[EXERCISE PROMPT] Could you set down, exactly as they stand, only the lines from the one containing "greater creatinine clearance?" through the end of the listing?

[DATASET RECORDS]
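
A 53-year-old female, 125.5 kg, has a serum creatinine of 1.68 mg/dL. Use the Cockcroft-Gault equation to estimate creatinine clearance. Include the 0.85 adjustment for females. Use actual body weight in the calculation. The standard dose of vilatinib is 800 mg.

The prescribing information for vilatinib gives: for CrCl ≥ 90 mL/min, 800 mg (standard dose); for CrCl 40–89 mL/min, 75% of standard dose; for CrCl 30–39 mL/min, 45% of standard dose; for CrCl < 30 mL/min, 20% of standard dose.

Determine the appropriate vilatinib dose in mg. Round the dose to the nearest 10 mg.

600 mg

CrCl = (140 − 53) × 125.5 / (72 × 1.68) × 0.85 = 10918.5 / 120.96 × 0.85 ≈ 76.7 mL/min
CrCl ≈ 77 mL/min → bracket 40–89 mL/min.
75% of 800 mg = 600 mg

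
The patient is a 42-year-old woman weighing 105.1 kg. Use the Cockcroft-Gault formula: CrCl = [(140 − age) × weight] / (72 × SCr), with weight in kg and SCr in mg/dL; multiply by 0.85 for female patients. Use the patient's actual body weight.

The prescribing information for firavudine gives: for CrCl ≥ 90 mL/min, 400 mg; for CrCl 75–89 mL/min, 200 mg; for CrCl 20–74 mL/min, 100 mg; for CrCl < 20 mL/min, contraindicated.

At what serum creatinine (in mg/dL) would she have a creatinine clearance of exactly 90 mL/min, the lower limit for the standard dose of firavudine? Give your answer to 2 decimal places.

Standard dose requires CrCl ≥ 90 mL/min.
Set (140 − 42) × 105.1 × 0.85 / (72 × SCr) = 90
SCr = (140 − 42) × 105.1 × 0.85 / (72 × 90) = 1.351 mg/dL

1.35 mg/dL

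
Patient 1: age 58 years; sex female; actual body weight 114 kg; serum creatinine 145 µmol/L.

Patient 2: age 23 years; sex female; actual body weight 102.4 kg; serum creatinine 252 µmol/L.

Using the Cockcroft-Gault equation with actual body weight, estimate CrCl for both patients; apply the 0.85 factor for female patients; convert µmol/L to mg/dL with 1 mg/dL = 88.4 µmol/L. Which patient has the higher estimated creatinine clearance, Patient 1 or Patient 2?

Patient 1: SCr = 145 / 88.4 = 1.64 mg/dL
Patient 1: CrCl = (140 − 58) × 114 / (72 × 1.64) × 0.85 = 9348.0 / 118.08 × 0.85 ≈ 67.3 mL/min
Patient 2: SCr = 252 / 88.4 = 2.851 mg/dL
Patient 2: CrCl = (140 − 23) × 102.4 / (72 × 2.851) × 0.85 = 11980.8 / 205.27 × 0.85 ≈ 49.6 mL/min
67.3 vs 49.6 mL/min → Patient 1 is higher.

Patient 1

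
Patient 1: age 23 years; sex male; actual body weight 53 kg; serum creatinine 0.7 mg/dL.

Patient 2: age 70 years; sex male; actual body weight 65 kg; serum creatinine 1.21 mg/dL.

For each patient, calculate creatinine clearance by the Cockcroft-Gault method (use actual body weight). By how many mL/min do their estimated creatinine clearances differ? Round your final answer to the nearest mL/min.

Patient 1: CrCl = (140 − 23) × 53 / (72 × 0.7) = 6201.0 / 50.40 ≈ 123.0 mL/min
Patient 2: CrCl = (140 − 70) × 65 / (72 × 1.21) = 4550.0 / 87.12 ≈ 52.2 mL/min
|123.0 − 52.2| = 70.8 mL/min

71 mL/min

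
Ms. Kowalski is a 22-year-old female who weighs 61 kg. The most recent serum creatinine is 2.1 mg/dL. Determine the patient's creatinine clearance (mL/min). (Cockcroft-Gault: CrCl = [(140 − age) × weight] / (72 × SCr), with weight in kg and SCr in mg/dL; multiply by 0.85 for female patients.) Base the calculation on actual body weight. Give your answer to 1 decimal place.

40.5 mL/min

CrCl = (140 − 22) × 61 / (72 × 2.1) × 0.85 = 7198.0 / 151.20 × 0.85 ≈ 40.5 mL/min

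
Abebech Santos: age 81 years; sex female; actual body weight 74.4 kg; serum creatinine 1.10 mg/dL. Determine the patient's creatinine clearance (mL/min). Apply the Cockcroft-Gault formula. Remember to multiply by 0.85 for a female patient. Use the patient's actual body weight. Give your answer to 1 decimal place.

CrCl = (140 − 81) × 74.4 / (72 × 1.1) × 0.85 = 4389.6 / 79.20 × 0.85 ≈ 47.1 mL/min

47.1 mL/min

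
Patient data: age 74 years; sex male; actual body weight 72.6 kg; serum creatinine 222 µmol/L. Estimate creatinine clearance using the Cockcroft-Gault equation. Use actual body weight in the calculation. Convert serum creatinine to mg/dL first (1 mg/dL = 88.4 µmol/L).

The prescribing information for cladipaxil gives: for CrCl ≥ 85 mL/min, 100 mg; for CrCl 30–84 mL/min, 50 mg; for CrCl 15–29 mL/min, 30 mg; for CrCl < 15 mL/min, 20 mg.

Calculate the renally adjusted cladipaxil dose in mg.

SCr = 222 / 88.4 = 2.511 mg/dL
CrCl = (140 − 74) × 72.6 / (72 × 2.511) = 4791.6 / 180.79 ≈ 26.5 mL/min
CrCl ≈ 27 mL/min → bracket 15–29 mL/min.
Dose for this bracket: 30 mg.

30 mg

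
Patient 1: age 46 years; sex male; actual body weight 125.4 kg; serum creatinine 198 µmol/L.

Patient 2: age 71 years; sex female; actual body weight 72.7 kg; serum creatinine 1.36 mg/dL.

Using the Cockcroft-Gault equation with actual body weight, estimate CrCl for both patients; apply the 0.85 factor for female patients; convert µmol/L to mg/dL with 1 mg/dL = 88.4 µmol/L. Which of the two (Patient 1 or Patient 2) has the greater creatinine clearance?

Patient 1

Patient 1: SCr = 198 / 88.4 = 2.24 mg/dL
Patient 1: CrCl = (140 − 46) × 125.4 / (72 × 2.24) = 11787.6 / 161.28 ≈ 73.1 mL/min
Patient 2: CrCl = (140 − 71) × 72.7 / (72 × 1.36) × 0.85 = 5016.3 / 97.92 × 0.85 ≈ 43.5 mL/min
73.1 vs 43.5 mL/min → Patient 1 is higher.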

[EXERCISE SOLUTION]
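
Using the Cockcroft-Gault equation with actual body weight, estimate CrCl for both patients; apply the 0.85 factor for female patients; convert µmol/L to mg/dL with 1 mg/dL = 88.4 µmol/L. Which of the two (Patient 1 or Patient 2) has the greater creatinine clearance?

Patient 1

Patient 1: SCr = 198 / 88.4 = 2.24 mg/dL
Patient 1: CrCl = (140 − 46) × 125.4 / (72 × 2.24) = 11787.6 / 161.28 ≈ 73.1 mL/min
Patient 2: CrCl = (140 − 71) × 72.7 / (72 × 1.36) × 0.85 = 5016.3 / 97.92 × 0.85 ≈ 43.5 mL/min
73.1 vs 43.5 mL/min → Patient 1 is higher.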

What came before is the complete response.